— Exercise objective —
In the records below, find the line that contains "38.495° (the unwound" and the line that contains "For a metric spur gear with module 3.096", then retype exactly those two lines and every line between them.

— Entries supplied —
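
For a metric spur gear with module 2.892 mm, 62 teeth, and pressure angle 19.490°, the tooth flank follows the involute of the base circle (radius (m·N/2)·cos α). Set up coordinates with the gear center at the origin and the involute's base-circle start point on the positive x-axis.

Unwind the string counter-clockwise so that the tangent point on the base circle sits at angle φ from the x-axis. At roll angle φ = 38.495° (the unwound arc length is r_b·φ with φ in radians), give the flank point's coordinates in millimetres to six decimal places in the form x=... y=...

x=101.490758 y=8.164412

pitch radius r_p = m·N/2 = 2.892·62/2 = 89.652000
base radius r_b = r_p·cos α = 89.652000·cos 19.490° = 84.514917
roll angle φ = 38.495° = 0.67186450 rad
x = r_b·(cos φ + φ·sin φ) = 84.514917·(0.78266248 + 0.67186450·0.62244634) = 101.490758
y = r_b·(sin φ − φ·cos φ) = 84.514917·(0.62244634 − 0.67186450·0.78266248) = 8.164412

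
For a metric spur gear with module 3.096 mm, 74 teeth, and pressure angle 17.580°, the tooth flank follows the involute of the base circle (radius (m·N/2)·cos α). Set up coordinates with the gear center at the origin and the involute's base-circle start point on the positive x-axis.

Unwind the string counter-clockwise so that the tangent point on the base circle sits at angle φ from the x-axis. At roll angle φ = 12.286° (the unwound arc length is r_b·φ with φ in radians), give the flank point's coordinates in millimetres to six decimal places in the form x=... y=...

pitch radius r_p = m·N/2 = 3.096·74/2 = 114.552000
base radius r_b = r_p·cos α = 114.552000·cos 17.580° = 109.201981
roll angle φ = 12.286° = 0.21443115 rad
x = r_b·(cos φ + φ·sin φ) = 109.201981·(0.97709760 + 0.21443115·0.21279164) = 111.683788
y = r_b·(sin φ − φ·cos φ) = 109.201981·(0.21279164 − 0.21443115·0.97709760) = 0.357252

x=111.683788 y=0.357252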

— Answer space —
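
Unwind the string counter-clockwise so that the tangent point on the base circle sits at angle φ from the x-axis. At roll angle φ = 38.495° (the unwound arc length is r_b·φ with φ in radians), give the flank point's coordinates in millimetres to six decimal places in the form x=... y=...

x=101.490758 y=8.164412

pitch radius r_p = m·N/2 = 2.892·62/2 = 89.652000
base radius r_b = r_p·cos α = 89.652000·cos 19.490° = 84.514917
roll angle φ = 38.495° = 0.67186450 rad
x = r_b·(cos φ + φ·sin φ) = 84.514917·(0.78266248 + 0.67186450·0.62244634) = 101.490758
y = r_b·(sin φ − φ·cos φ) = 84.514917·(0.62244634 − 0.67186450·0.78266248) = 8.164412

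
For a metric spur gear with module 3.096 mm, 74 teeth, and pressure angle 17.580°, the tooth flank follows the involute of the base circle (radius (m·N/2)·cos α). Set up coordinates with the gear center at the origin and the involute's base-circle start point on the positive x-axis.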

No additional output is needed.